_What to work on:_ Could you copy each line of the entries that contains "given"?

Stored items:
━━━━━━━━━━
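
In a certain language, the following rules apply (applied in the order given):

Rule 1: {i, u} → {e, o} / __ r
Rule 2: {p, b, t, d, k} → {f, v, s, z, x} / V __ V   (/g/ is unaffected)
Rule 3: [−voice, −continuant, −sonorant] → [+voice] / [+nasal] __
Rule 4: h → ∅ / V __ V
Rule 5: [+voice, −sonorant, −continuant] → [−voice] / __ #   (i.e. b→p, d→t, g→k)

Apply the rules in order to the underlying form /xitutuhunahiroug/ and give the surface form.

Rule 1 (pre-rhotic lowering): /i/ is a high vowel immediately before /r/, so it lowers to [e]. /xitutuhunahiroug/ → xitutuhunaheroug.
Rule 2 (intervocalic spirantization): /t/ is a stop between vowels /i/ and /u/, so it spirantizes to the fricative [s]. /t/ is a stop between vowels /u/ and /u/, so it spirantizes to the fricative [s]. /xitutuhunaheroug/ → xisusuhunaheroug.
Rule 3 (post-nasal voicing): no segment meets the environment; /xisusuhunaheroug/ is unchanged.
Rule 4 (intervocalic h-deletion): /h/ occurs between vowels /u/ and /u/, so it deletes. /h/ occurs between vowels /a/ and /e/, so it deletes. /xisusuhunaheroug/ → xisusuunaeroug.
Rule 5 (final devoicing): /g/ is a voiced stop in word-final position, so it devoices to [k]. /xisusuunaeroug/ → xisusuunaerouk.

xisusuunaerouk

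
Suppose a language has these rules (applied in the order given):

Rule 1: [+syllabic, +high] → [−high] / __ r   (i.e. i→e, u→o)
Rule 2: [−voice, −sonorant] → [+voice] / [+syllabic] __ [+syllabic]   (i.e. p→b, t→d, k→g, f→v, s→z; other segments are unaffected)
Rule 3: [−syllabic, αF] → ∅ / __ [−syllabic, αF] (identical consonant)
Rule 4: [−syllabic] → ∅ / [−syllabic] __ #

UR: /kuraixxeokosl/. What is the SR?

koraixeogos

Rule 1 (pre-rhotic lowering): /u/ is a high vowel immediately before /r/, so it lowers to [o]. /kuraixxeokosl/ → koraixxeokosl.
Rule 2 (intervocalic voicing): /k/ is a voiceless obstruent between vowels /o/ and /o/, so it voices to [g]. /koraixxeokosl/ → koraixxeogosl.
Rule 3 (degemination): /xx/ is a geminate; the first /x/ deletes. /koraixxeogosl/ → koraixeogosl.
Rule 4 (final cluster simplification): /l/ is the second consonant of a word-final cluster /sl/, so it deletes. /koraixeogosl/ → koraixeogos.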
━━━━━━━━━━
_Result for this task:_
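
In a certain language, the following rules apply (applied in the order given):
Suppose a language has these rules (applied in the order given):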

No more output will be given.